§ Task details: Two lines in the data below mark the range: the one with "Consider site A" and the one with "At latitude -64.5°". Return both, along with every line between them, exactly.
------ Source information
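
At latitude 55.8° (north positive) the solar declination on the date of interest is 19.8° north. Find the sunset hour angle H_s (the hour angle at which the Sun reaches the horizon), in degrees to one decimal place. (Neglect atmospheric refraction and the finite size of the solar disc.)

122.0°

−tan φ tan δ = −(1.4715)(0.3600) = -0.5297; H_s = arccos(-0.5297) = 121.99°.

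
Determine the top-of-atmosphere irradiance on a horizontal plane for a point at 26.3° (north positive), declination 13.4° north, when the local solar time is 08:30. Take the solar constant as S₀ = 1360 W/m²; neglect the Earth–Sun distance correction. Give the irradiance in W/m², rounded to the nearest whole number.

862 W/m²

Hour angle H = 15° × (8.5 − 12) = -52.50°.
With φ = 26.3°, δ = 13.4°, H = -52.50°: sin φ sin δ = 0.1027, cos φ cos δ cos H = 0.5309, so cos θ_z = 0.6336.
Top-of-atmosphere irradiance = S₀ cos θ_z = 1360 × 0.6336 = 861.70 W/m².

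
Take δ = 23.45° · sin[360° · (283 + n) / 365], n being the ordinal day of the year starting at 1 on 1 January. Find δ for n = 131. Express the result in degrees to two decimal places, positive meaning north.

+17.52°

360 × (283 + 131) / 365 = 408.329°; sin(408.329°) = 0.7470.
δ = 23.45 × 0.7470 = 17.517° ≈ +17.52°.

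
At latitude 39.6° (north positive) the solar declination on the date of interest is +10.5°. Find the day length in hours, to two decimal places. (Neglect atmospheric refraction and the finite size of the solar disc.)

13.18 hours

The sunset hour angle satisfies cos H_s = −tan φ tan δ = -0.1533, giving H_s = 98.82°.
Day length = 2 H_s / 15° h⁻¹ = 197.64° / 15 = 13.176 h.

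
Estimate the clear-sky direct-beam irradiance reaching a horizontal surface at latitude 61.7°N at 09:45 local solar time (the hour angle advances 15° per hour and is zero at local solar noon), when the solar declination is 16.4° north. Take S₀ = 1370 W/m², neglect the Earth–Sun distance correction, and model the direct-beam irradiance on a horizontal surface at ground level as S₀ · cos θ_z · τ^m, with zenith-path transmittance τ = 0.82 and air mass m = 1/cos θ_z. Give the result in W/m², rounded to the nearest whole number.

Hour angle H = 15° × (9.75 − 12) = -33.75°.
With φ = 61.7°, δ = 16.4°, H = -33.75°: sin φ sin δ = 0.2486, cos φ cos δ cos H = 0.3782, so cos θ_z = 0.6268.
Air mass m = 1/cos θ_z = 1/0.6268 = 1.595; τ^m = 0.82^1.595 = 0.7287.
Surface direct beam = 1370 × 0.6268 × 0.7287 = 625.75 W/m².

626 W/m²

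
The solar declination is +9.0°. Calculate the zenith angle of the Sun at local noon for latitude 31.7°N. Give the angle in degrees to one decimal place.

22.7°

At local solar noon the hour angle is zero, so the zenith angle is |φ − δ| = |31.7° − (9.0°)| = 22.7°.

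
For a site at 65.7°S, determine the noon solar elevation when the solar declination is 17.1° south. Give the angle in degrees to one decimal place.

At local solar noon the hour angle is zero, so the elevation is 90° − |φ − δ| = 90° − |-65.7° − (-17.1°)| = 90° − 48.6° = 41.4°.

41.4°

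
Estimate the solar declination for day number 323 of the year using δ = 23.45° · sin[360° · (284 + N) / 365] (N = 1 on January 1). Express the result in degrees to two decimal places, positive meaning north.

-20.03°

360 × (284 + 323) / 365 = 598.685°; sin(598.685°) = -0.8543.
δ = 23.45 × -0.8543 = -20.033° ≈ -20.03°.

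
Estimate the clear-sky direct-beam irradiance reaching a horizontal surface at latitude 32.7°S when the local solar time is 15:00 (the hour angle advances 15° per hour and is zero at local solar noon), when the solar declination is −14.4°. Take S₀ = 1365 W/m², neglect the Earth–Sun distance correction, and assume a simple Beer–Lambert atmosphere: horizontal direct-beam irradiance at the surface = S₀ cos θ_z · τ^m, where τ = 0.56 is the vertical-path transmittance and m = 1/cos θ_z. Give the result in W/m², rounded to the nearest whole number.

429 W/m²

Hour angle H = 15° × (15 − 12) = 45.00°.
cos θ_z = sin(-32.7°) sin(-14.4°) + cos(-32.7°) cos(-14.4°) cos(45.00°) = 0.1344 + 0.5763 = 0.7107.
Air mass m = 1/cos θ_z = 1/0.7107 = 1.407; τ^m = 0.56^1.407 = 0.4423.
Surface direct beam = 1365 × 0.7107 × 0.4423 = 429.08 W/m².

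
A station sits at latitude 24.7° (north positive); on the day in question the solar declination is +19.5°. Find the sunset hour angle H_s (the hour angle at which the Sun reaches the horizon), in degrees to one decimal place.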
------------
------ Source information
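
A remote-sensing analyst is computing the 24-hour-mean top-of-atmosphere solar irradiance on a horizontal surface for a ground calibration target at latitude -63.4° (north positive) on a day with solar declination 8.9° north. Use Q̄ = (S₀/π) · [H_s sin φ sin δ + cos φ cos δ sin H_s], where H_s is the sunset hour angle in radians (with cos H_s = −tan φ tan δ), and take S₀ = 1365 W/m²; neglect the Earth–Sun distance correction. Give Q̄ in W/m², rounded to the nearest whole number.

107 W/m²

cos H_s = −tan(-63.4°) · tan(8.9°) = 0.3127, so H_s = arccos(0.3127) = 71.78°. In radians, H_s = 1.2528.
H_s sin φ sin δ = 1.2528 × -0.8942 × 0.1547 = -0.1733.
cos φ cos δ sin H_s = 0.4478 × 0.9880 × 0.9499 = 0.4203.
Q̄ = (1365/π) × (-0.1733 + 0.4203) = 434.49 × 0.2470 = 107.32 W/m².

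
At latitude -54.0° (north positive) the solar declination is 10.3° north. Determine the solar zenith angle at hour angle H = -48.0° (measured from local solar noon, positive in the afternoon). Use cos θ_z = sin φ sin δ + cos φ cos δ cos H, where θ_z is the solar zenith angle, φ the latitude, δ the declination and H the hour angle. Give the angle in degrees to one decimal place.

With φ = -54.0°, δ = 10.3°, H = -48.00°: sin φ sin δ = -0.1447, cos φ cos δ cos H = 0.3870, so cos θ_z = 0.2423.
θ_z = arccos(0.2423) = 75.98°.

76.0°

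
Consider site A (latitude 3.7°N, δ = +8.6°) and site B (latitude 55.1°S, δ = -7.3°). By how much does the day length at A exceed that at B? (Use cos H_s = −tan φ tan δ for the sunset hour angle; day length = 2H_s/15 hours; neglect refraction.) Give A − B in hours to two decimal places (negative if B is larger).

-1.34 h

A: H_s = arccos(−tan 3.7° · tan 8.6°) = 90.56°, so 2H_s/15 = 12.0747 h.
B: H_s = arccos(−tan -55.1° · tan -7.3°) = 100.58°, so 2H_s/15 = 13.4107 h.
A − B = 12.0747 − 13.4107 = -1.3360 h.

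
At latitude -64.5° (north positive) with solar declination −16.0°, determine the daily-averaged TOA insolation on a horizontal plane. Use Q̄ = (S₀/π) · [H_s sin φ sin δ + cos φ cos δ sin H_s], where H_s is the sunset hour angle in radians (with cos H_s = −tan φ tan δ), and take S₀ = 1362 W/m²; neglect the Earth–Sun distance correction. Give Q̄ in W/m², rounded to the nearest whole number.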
------------
§ Solution to this problem:
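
Consider site A (latitude 3.7°N, δ = +8.6°) and site B (latitude 55.1°S, δ = -7.3°). By how much does the day length at A exceed that at B? (Use cos H_s = −tan φ tan δ for the sunset hour angle; day length = 2H_s/15 hours; neglect refraction.) Give A − B in hours to two decimal places (negative if B is larger).

-1.34 h

A: H_s = arccos(−tan 3.7° · tan 8.6°) = 90.56°, so 2H_s/15 = 12.0747 h.
B: H_s = arccos(−tan -55.1° · tan -7.3°) = 100.58°, so 2H_s/15 = 13.4107 h.
A − B = 12.0747 − 13.4107 = -1.3360 h.

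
At latitude -64.5° (north positive) with solar declination −16.0°, determine the daily-averaged TOA insolation on a horizontal plane. Use Q̄ = (S₀/π) · [H_s sin φ sin δ + cos φ cos δ sin H_s], where H_s is the sunset hour angle in radians (with cos H_s = −tan φ tan δ), and take S₀ = 1362 W/m²; neglect the Earth–Sun distance correction. Give Q̄ in W/m², rounded to the nearest whole number.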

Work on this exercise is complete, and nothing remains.